Saved data entries:

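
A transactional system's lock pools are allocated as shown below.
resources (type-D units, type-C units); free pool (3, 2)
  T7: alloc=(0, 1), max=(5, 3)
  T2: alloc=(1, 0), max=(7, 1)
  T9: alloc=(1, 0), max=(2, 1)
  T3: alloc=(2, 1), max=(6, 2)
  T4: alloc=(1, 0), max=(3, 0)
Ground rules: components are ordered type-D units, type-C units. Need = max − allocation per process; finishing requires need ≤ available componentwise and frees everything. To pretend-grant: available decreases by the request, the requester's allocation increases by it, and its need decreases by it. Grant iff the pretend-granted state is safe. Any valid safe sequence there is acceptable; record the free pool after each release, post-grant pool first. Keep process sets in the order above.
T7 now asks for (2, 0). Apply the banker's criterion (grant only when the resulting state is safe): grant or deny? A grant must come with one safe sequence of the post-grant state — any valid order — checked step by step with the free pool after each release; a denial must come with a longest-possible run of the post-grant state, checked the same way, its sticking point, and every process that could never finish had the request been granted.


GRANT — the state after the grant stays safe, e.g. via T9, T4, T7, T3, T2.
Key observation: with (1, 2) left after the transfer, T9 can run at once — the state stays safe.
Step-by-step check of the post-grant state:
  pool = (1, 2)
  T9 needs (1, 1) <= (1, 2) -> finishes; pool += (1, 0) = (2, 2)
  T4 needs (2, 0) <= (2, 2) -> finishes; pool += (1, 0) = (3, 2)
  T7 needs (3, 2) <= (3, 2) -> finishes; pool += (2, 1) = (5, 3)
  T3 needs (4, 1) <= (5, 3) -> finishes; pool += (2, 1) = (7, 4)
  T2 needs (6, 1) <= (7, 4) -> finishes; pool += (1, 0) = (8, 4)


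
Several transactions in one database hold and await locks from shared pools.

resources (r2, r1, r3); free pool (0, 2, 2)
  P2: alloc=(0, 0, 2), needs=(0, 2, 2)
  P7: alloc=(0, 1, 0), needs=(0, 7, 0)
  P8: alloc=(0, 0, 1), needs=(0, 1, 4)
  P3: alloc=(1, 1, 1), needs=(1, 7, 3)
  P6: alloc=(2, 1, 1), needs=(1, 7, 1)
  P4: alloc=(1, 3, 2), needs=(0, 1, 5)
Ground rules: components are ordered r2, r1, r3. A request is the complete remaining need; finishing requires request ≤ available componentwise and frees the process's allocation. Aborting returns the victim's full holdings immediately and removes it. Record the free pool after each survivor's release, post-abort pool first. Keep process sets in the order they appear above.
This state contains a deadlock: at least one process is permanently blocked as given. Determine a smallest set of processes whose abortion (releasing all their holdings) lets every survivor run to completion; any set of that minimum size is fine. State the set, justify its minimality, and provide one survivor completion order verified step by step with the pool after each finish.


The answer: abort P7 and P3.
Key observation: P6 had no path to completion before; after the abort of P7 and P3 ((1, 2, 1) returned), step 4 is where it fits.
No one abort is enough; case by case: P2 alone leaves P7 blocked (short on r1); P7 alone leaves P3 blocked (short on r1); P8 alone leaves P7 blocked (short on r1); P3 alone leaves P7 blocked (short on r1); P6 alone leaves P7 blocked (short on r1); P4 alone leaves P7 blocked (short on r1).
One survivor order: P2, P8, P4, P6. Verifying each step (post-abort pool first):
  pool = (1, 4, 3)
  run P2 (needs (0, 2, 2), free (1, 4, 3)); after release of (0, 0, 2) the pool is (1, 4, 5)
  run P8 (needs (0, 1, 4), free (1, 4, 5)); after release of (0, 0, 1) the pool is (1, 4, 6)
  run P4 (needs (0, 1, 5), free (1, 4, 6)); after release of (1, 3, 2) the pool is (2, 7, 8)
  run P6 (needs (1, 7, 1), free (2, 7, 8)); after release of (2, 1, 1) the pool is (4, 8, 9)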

■ **About this task**: The reply must present every entry, transcribed with its exact wording.

■ **Solution for this problem**:
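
A transactional system's lock pools are allocated as shown below.
resources (type-D units, type-C units); free pool (3, 2)
  T7: alloc=(0, 1), max=(5, 3)
  T2: alloc=(1, 0), max=(7, 1)
  T9: alloc=(1, 0), max=(2, 1)
  T3: alloc=(2, 1), max=(6, 2)
  T4: alloc=(1, 0), max=(3, 0)
Ground rules: components are ordered type-D units, type-C units. Need = max − allocation per process; finishing requires need ≤ available componentwise and frees everything. To pretend-grant: available decreases by the request, the requester's allocation increases by it, and its need decreases by it. Grant iff the pretend-granted state is safe. Any valid safe sequence there is acceptable; record the free pool after each release, post-grant pool first. Keep process sets in the order above.
T7 now asks for (2, 0). Apply the banker's criterion (grant only when the resulting state is safe): grant or deny? A grant must come with one safe sequence of the post-grant state — any valid order — checked step by step with the free pool after each release; a denial must come with a longest-possible run of the post-grant state, checked the same way, its sticking point, and every process that could never finish had the request been granted.


GRANT — the state after the grant stays safe, e.g. via T9, T4, T7, T3, T2.
Key observation: with (1, 2) left after the transfer, T9 can run at once — the state stays safe.
Step-by-step check of the post-grant state:
  pool = (1, 2)
  T9 needs (1, 1) <= (1, 2) -> finishes; pool += (1, 0) = (2, 2)
  T4 needs (2, 0) <= (2, 2) -> finishes; pool += (1, 0) = (3, 2)
  T7 needs (3, 2) <= (3, 2) -> finishes; pool += (2, 1) = (5, 3)
  T3 needs (4, 1) <= (5, 3) -> finishes; pool += (2, 1) = (7, 4)
  T2 needs (6, 1) <= (7, 4) -> finishes; pool += (1, 0) = (8, 4)


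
Several transactions in one database hold and await locks from shared pools.

resources (r2, r1, r3); free pool (0, 2, 2)
  P2: alloc=(0, 0, 2), needs=(0, 2, 2)
  P7: alloc=(0, 1, 0), needs=(0, 7, 0)
  P8: alloc=(0, 0, 1), needs=(0, 1, 4)
  P3: alloc=(1, 1, 1), needs=(1, 7, 3)
  P6: alloc=(2, 1, 1), needs=(1, 7, 1)
  P4: alloc=(1, 3, 2), needs=(0, 1, 5)
Ground rules: components are ordered r2, r1, r3. A request is the complete remaining need; finishing requires request ≤ available componentwise and frees the process's allocation. Aborting returns the victim's full holdings immediately and removes it. Record the free pool after each survivor's release, post-abort pool first. Keep process sets in the order they appear above.
This state contains a deadlock: at least one process is permanently blocked as given. Determine a smallest set of processes whose abortion (releasing all their holdings) lets every survivor run to completion; any set of that minimum size is fine. State the set, justify its minimality, and provide one survivor completion order verified step by step with the pool after each finish.


The answer: abort P7 and P3.
Key observation: P6 had no path to completion before; after the abort of P7 and P3 ((1, 2, 1) returned), step 4 is where it fits.
No one abort is enough; case by case: P2 alone leaves P7 blocked (short on r1); P7 alone leaves P3 blocked (short on r1); P8 alone leaves P7 blocked (short on r1); P3 alone leaves P7 blocked (short on r1); P6 alone leaves P7 blocked (short on r1); P4 alone leaves P7 blocked (short on r1).
One survivor order: P2, P8, P4, P6. Verifying each step (post-abort pool first):
  pool = (1, 4, 3)
  run P2 (needs (0, 2, 2), free (1, 4, 3)); after release of (0, 0, 2) the pool is (1, 4, 5)
  run P8 (needs (0, 1, 4), free (1, 4, 5)); after release of (0, 0, 1) the pool is (1, 4, 6)
  run P4 (needs (0, 1, 5), free (1, 4, 6)); after release of (1, 3, 2) the pool is (2, 7, 8)
  run P6 (needs (1, 7, 1), free (2, 7, 8)); after release of (2, 1, 1) the pool is (4, 8, 9)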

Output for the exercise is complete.